- [INSTRUCTIONS TO FOLLOW]
A verbatim transcription of every record below is required.

- [TASK INPUTS]

• • • • •

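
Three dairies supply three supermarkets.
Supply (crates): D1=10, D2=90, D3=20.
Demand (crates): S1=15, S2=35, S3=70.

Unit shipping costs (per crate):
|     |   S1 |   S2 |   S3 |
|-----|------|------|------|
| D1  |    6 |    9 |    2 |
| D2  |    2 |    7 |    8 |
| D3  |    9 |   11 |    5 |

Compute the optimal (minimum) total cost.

Optimal allocation:
  D1–S3: 10 crates
  D2–S1: 15 crates
  D2–S2: 35 crates
  D2–S3: 40 crates
  D3–S3: 20 crates
Total cost = 715.
(Supply check: D1 ships 10; D2 ships 90; D3 ships 20.)

715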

• • • • •

- [TASK RESULT]
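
Three dairies supply three supermarkets.
Supply (crates): D1=10, D2=90, D3=20.
Demand (crates): S1=15, S2=35, S3=70.

Unit shipping costs (per crate):
|     |   S1 |   S2 |   S3 |
|-----|------|------|------|
| D1  |    6 |    9 |    2 |
| D2  |    2 |    7 |    8 |
| D3  |    9 |   11 |    5 |

Compute the optimal (minimum) total cost.

Optimal allocation:
  D1–S3: 10 crates
  D2–S1: 15 crates
  D2–S2: 35 crates
  D2–S3: 40 crates
  D3–S3: 20 crates
Total cost = 715.
(Supply check: D1 ships 10; D2 ships 90; D3 ships 20.)

715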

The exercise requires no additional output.